Try it —
Transcribe, word for word and without additions, each line below from the one containing "A sound measures" through the one containing "A Helmholtz resonator", both ends included.

Records provided —
+ + + + +

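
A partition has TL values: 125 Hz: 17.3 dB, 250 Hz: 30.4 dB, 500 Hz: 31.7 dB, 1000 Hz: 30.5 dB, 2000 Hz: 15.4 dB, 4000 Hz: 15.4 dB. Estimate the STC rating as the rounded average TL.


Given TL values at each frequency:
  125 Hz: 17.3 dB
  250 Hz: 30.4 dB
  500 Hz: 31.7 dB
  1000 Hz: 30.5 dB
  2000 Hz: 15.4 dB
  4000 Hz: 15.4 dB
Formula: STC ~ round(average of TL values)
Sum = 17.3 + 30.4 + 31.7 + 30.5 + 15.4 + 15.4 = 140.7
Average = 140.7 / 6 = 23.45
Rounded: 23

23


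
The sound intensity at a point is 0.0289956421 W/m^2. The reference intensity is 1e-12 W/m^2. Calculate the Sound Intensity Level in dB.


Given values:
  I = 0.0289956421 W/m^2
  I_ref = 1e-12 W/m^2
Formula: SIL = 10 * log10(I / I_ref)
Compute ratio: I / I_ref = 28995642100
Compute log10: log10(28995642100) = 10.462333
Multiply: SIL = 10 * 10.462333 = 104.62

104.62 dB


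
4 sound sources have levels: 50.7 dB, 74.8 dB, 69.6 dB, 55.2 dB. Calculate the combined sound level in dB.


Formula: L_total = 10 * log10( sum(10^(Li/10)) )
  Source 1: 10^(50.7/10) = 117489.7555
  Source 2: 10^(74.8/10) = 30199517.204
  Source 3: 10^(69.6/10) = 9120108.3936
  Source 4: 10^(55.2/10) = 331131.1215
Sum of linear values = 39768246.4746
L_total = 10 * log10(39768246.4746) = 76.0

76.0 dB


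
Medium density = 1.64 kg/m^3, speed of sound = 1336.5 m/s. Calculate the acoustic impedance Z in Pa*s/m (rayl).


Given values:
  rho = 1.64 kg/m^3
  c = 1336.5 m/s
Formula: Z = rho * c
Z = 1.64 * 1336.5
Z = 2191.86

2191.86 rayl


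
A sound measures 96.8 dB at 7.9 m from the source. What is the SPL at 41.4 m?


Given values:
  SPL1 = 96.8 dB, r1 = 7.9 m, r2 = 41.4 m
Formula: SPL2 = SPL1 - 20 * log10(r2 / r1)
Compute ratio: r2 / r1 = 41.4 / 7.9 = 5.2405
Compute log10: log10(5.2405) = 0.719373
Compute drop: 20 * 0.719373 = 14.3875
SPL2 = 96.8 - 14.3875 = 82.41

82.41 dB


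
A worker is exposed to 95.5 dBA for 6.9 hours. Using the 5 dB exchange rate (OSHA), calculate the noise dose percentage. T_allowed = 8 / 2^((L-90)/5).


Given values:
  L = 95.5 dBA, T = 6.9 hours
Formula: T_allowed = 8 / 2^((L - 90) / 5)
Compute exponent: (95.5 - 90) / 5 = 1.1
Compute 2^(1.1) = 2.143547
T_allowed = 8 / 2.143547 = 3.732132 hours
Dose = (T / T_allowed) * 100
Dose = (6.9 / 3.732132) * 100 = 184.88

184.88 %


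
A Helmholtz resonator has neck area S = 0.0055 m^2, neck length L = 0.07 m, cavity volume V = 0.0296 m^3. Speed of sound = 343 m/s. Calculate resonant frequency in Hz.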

+ + + + +

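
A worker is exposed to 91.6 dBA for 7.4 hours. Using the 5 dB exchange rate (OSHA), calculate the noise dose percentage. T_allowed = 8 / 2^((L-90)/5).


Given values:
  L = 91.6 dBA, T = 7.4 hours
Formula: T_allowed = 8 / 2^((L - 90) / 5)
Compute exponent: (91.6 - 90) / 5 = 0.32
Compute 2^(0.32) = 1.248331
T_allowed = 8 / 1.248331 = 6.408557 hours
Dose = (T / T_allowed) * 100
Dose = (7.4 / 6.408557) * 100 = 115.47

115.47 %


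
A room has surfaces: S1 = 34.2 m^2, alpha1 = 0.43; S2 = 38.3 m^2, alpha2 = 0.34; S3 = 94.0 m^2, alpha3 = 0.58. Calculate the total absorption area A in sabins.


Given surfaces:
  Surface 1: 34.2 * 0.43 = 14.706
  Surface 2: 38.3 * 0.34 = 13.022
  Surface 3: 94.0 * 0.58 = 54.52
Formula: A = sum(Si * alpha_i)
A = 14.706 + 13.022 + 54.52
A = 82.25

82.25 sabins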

+ + + + +

Problem solution —
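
A sound measures 96.8 dB at 7.9 m from the source. What is the SPL at 41.4 m?


Given values:
  SPL1 = 96.8 dB, r1 = 7.9 m, r2 = 41.4 m
Formula: SPL2 = SPL1 - 20 * log10(r2 / r1)
Compute ratio: r2 / r1 = 41.4 / 7.9 = 5.2405
Compute log10: log10(5.2405) = 0.719373
Compute drop: 20 * 0.719373 = 14.3875
SPL2 = 96.8 - 14.3875 = 82.41

82.41 dB


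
A worker is exposed to 95.5 dBA for 6.9 hours. Using the 5 dB exchange rate (OSHA), calculate the noise dose percentage. T_allowed = 8 / 2^((L-90)/5).


Given values:
  L = 95.5 dBA, T = 6.9 hours
Formula: T_allowed = 8 / 2^((L - 90) / 5)
Compute exponent: (95.5 - 90) / 5 = 1.1
Compute 2^(1.1) = 2.143547
T_allowed = 8 / 2.143547 = 3.732132 hours
Dose = (T / T_allowed) * 100
Dose = (6.9 / 3.732132) * 100 = 184.88

184.88 %


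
A Helmholtz resonator has neck area S = 0.0055 m^2, neck length L = 0.07 m, cavity volume V = 0.0296 m^3. Speed of sound = 343 m/s. Calculate resonant frequency in Hz.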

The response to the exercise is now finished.